Your job is to copy every record exactly.

— Data extracts —

□ □ □ □ □

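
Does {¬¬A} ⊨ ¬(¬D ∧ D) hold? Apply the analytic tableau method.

Initial set: {T ¬¬A; F ¬(¬D ∧ D)}.
T ¬¬A: drop double negation, giving T A.
F ¬(¬D ∧ D): α-rule — add T ¬D, T D.
× closes — contains both D and ¬D.
All 1 branch closes.
Every branch closed, so the premises entail the conclusion.

Yes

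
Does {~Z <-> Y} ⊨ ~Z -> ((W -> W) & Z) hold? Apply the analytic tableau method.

No

Initial set: {(~Z <-> Y); ~(~Z -> ((W -> W) & Z))}.
~(~Z -> ((W -> W) & Z)): α-rule — add ~Z, ~((W -> W) & Z).
(~Z <-> Y): β-rule — branch into ~Z, Y  //  ~~Z, ~Y.
  branch 1 (add ~Z, Y):
    ~((W -> W) & Z): β-rule — branch into ~(W -> W)  //  ~Z.
      branch 1.1 (add ~(W -> W)):
        ~(W -> W): α-rule — add W, ~W.
        × closes — contains both W and ~W.
      branch 1.2 (add ~Z):
        ○ open, literals {Y=true, Z=false}.
  branch 2 (add ~~Z, ~Y):
    × closes — contains both Z and ~Z.
2 branches closed, 1 open.
An open branch gives a countermodel: Y=true, Z=false (unmentioned atoms arbitrary); the premises hold there but the conclusion fails.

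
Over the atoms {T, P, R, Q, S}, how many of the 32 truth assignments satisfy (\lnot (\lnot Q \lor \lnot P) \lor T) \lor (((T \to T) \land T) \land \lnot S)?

Initial set: {((\lnot (\lnot Q \lor \lnot P) \lor T) \lor (((T \to T) \land T) \land \lnot S))}.
((\lnot (\lnot Q \lor \lnot P) \lor T) \lor (((T \to T) \land T) \land \lnot S)): β-rule — branch into (\lnot (\lnot Q \lor \lnot P) \lor T)  //  (((T \to T) \land T) \land \lnot S).
  branch 1 (add (\lnot (\lnot Q \lor \lnot P) \lor T)):
    (\lnot (\lnot Q \lor \lnot P) \lor T): β-rule — branch into \lnot (\lnot Q \lor \lnot P)  //  T.
      branch 1.1 (add \lnot (\lnot Q \lor \lnot P)):
        \lnot (\lnot Q \lor \lnot P): α-rule — add \lnot \lnot Q, \lnot \lnot P.
        ○ open, literals {P=T, Q=T}.
      branch 1.2 (add T):
        ○ open, literals {T=T}.
  branch 2 (add (((T \to T) \land T) \land \lnot S)):
    (((T \to T) \land T) \land \lnot S): α-rule — add ((T \to T) \land T), \lnot S.
    ((T \to T) \land T): α-rule — add (T \to T), T.
    (T \to T): β-rule — branch into \lnot T  //  T.
      branch 2.1 (add \lnot T):
        × closes — contains both T and \lnot T.
      branch 2.2 (add T):
        ○ open, literals {S=F, T=T}.
1 branch closed, 3 open.
Each open branch fixes some atoms; the unmentioned ones are free. Counting distinct full assignments: branch {P=T, Q=T} (T, R, S) contributes 8 new; branch {T=T} (P, R, Q, S) contributes 12 new; branch {S=F, T=T} (P, R, Q) contributes 0 new. Total: 20.

20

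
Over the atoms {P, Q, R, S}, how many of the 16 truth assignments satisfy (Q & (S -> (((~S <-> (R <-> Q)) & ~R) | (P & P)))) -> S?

12

Initial set: {T ((Q & (S -> (((~S <-> (R <-> Q)) & ~R) | (P & P)))) -> S)}.
T ((Q & (S -> (((~S <-> (R <-> Q)) & ~R) | (P & P)))) -> S): β-rule — branch into F (Q & (S -> (((~S <-> (R <-> Q)) & ~R) | (P & P))))  //  T S.
  branch 1 (add F (Q & (S -> (((~S <-> (R <-> Q)) & ~R) | (P & P))))):
    F (Q & (S -> (((~S <-> (R <-> Q)) & ~R) | (P & P)))): β-rule — branch into F Q  //  F (S -> (((~S <-> (R <-> Q)) & ~R) | (P & P))).
      branch 1.1 (add F Q):
        ○ open, literals {Q=false}.
      branch 1.2 (add F (S -> (((~S <-> (R <-> Q)) & ~R) | (P & P)))):
        F (S -> (((~S <-> (R <-> Q)) & ~R) | (P & P))): α-rule — add T S, F (((~S <-> (R <-> Q)) & ~R) | (P & P)).
        F (((~S <-> (R <-> Q)) & ~R) | (P & P)): α-rule — add F ((~S <-> (R <-> Q)) & ~R), F (P & P).
        F ((~S <-> (R <-> Q)) & ~R): β-rule — branch into F (~S <-> (R <-> Q))  //  F ~R.
          branch 1.2.1 (add F (~S <-> (R <-> Q))):
            F (P & P): β-rule — branch into F P  //  F P.
              branch 1.2.1.1 (add F P):
                F (~S <-> (R <-> Q)): β-rule — branch into T ~S, F (R <-> Q)  //  F ~S, T (R <-> Q).
                  branch 1.2.1.1.1 (add T ~S, F (R <-> Q)):
                    × closes — contains both S and ~S.
                  branch 1.2.1.1.2 (add F ~S, T (R <-> Q)):
                    T (R <-> Q): β-rule — branch into T R, T Q  //  F R, F Q.
                      branch 1.2.1.1.2.1 (add T R, T Q):
                        ○ open, literals {P=false, Q=true, R=true, S=true}.
                      branch 1.2.1.1.2.2 (add F R, F Q):
                        ○ open, literals {P=false, Q=false, R=false, S=true}.
              branch 1.2.1.2 (add F P):
                F (~S <-> (R <-> Q)): β-rule — branch into T ~S, F (R <-> Q)  //  F ~S, T (R <-> Q).
                  branch 1.2.1.2.1 (add T ~S, F (R <-> Q)):
                    × closes — contains both S and ~S.
                  branch 1.2.1.2.2 (add F ~S, T (R <-> Q)):
                    T (R <-> Q): β-rule — branch into T R, T Q  //  F R, F Q.
                      branch 1.2.1.2.2.1 (add T R, T Q):
                        ○ open, literals {P=false, Q=true, R=true, S=true}.
                      branch 1.2.1.2.2.2 (add F R, F Q):
                        ○ open, literals {P=false, Q=false, R=false, S=true}.
          branch 1.2.2 (add F ~R):
            F (P & P): β-rule — branch into F P  //  F P.
              branch 1.2.2.1 (add F P):
                ○ open, literals {P=false, R=true, S=true}.
              branch 1.2.2.2 (add F P):
                ○ open, literals {P=false, R=true, S=true}.
  branch 2 (add T S):
    ○ open, literals {S=true}.
2 branches closed, 8 open.
Each open branch fixes some atoms; the unmentioned ones are free. Counting distinct full assignments: branch {Q=false} (P, R, S) contributes 8 new; branch {P=false, Q=true, R=true, S=true} (none free) contributes 1 new; branch {P=false, Q=false, R=false, S=true} (none free) contributes 0 new; branch {P=false, Q=true, R=true, S=true} (none free) contributes 0 new; branch {P=false, Q=false, R=false, S=true} (none free) contributes 0 new; branch {P=false, R=true, S=true} (Q) contributes 0 new; branch {P=false, R=true, S=true} (Q) contributes 0 new; branch {S=true} (P, Q, R) contributes 3 new. Total: 12.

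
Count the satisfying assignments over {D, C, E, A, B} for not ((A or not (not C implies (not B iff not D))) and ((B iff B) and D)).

22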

□ □ □ □ □

— Output —
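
Does {¬¬A} ⊨ ¬(¬D ∧ D) hold? Apply the analytic tableau method.

Initial set: {T ¬¬A; F ¬(¬D ∧ D)}.
T ¬¬A: drop double negation, giving T A.
F ¬(¬D ∧ D): α-rule — add T ¬D, T D.
× closes — contains both D and ¬D.
All 1 branch closes.
Every branch closed, so the premises entail the conclusion.

Yes

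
Does {~Z <-> Y} ⊨ ~Z -> ((W -> W) & Z) hold? Apply the analytic tableau method.

No

Initial set: {(~Z <-> Y); ~(~Z -> ((W -> W) & Z))}.
~(~Z -> ((W -> W) & Z)): α-rule — add ~Z, ~((W -> W) & Z).
(~Z <-> Y): β-rule — branch into ~Z, Y  //  ~~Z, ~Y.
  branch 1 (add ~Z, Y):
    ~((W -> W) & Z): β-rule — branch into ~(W -> W)  //  ~Z.
      branch 1.1 (add ~(W -> W)):
        ~(W -> W): α-rule — add W, ~W.
        × closes — contains both W and ~W.
      branch 1.2 (add ~Z):
        ○ open, literals {Y=true, Z=false}.
  branch 2 (add ~~Z, ~Y):
    × closes — contains both Z and ~Z.
2 branches closed, 1 open.
An open branch gives a countermodel: Y=true, Z=false (unmentioned atoms arbitrary); the premises hold there but the conclusion fails.

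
Over the atoms {T, P, R, Q, S}, how many of the 32 truth assignments satisfy (\lnot (\lnot Q \lor \lnot P) \lor T) \lor (((T \to T) \land T) \land \lnot S)?

Initial set: {((\lnot (\lnot Q \lor \lnot P) \lor T) \lor (((T \to T) \land T) \land \lnot S))}.
((\lnot (\lnot Q \lor \lnot P) \lor T) \lor (((T \to T) \land T) \land \lnot S)): β-rule — branch into (\lnot (\lnot Q \lor \lnot P) \lor T)  //  (((T \to T) \land T) \land \lnot S).
  branch 1 (add (\lnot (\lnot Q \lor \lnot P) \lor T)):
    (\lnot (\lnot Q \lor \lnot P) \lor T): β-rule — branch into \lnot (\lnot Q \lor \lnot P)  //  T.
      branch 1.1 (add \lnot (\lnot Q \lor \lnot P)):
        \lnot (\lnot Q \lor \lnot P): α-rule — add \lnot \lnot Q, \lnot \lnot P.
        ○ open, literals {P=T, Q=T}.
      branch 1.2 (add T):
        ○ open, literals {T=T}.
  branch 2 (add (((T \to T) \land T) \land \lnot S)):
    (((T \to T) \land T) \land \lnot S): α-rule — add ((T \to T) \land T), \lnot S.
    ((T \to T) \land T): α-rule — add (T \to T), T.
    (T \to T): β-rule — branch into \lnot T  //  T.
      branch 2.1 (add \lnot T):
        × closes — contains both T and \lnot T.
      branch 2.2 (add T):
        ○ open, literals {S=F, T=T}.
1 branch closed, 3 open.
Each open branch fixes some atoms; the unmentioned ones are free. Counting distinct full assignments: branch {P=T, Q=T} (T, R, S) contributes 8 new; branch {T=T} (P, R, Q, S) contributes 12 new; branch {S=F, T=T} (P, R, Q) contributes 0 new. Total: 20.

20

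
Over the atoms {P, Q, R, S}, how many of the 16 truth assignments satisfy (Q & (S -> (((~S <-> (R <-> Q)) & ~R) | (P & P)))) -> S?

12

Initial set: {T ((Q & (S -> (((~S <-> (R <-> Q)) & ~R) | (P & P)))) -> S)}.
T ((Q & (S -> (((~S <-> (R <-> Q)) & ~R) | (P & P)))) -> S): β-rule — branch into F (Q & (S -> (((~S <-> (R <-> Q)) & ~R) | (P & P))))  //  T S.
  branch 1 (add F (Q & (S -> (((~S <-> (R <-> Q)) & ~R) | (P & P))))):
    F (Q & (S -> (((~S <-> (R <-> Q)) & ~R) | (P & P)))): β-rule — branch into F Q  //  F (S -> (((~S <-> (R <-> Q)) & ~R) | (P & P))).
      branch 1.1 (add F Q):
        ○ open, literals {Q=false}.
      branch 1.2 (add F (S -> (((~S <-> (R <-> Q)) & ~R) | (P & P)))):
        F (S -> (((~S <-> (R <-> Q)) & ~R) | (P & P))): α-rule — add T S, F (((~S <-> (R <-> Q)) & ~R) | (P & P)).
        F (((~S <-> (R <-> Q)) & ~R) | (P & P)): α-rule — add F ((~S <-> (R <-> Q)) & ~R), F (P & P).
        F ((~S <-> (R <-> Q)) & ~R): β-rule — branch into F (~S <-> (R <-> Q))  //  F ~R.
          branch 1.2.1 (add F (~S <-> (R <-> Q))):
            F (P & P): β-rule — branch into F P  //  F P.
              branch 1.2.1.1 (add F P):
                F (~S <-> (R <-> Q)): β-rule — branch into T ~S, F (R <-> Q)  //  F ~S, T (R <-> Q).
                  branch 1.2.1.1.1 (add T ~S, F (R <-> Q)):
                    × closes — contains both S and ~S.
                  branch 1.2.1.1.2 (add F ~S, T (R <-> Q)):
                    T (R <-> Q): β-rule — branch into T R, T Q  //  F R, F Q.
                      branch 1.2.1.1.2.1 (add T R, T Q):
                        ○ open, literals {P=false, Q=true, R=true, S=true}.
                      branch 1.2.1.1.2.2 (add F R, F Q):
                        ○ open, literals {P=false, Q=false, R=false, S=true}.
              branch 1.2.1.2 (add F P):
                F (~S <-> (R <-> Q)): β-rule — branch into T ~S, F (R <-> Q)  //  F ~S, T (R <-> Q).
                  branch 1.2.1.2.1 (add T ~S, F (R <-> Q)):
                    × closes — contains both S and ~S.
                  branch 1.2.1.2.2 (add F ~S, T (R <-> Q)):
                    T (R <-> Q): β-rule — branch into T R, T Q  //  F R, F Q.
                      branch 1.2.1.2.2.1 (add T R, T Q):
                        ○ open, literals {P=false, Q=true, R=true, S=true}.
                      branch 1.2.1.2.2.2 (add F R, F Q):
                        ○ open, literals {P=false, Q=false, R=false, S=true}.
          branch 1.2.2 (add F ~R):
            F (P & P): β-rule — branch into F P  //  F P.
              branch 1.2.2.1 (add F P):
                ○ open, literals {P=false, R=true, S=true}.
              branch 1.2.2.2 (add F P):
                ○ open, literals {P=false, R=true, S=true}.
  branch 2 (add T S):
    ○ open, literals {S=true}.
2 branches closed, 8 open.
Each open branch fixes some atoms; the unmentioned ones are free. Counting distinct full assignments: branch {Q=false} (P, R, S) contributes 8 new; branch {P=false, Q=true, R=true, S=true} (none free) contributes 1 new; branch {P=false, Q=false, R=false, S=true} (none free) contributes 0 new; branch {P=false, Q=true, R=true, S=true} (none free) contributes 0 new; branch {P=false, Q=false, R=false, S=true} (none free) contributes 0 new; branch {P=false, R=true, S=true} (Q) contributes 0 new; branch {P=false, R=true, S=true} (Q) contributes 0 new; branch {S=true} (P, Q, R) contributes 3 new. Total: 12.

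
Count the satisfying assignments over {D, C, E, A, B} for not ((A or not (not C implies (not B iff not D))) and ((B iff B) and D)).

22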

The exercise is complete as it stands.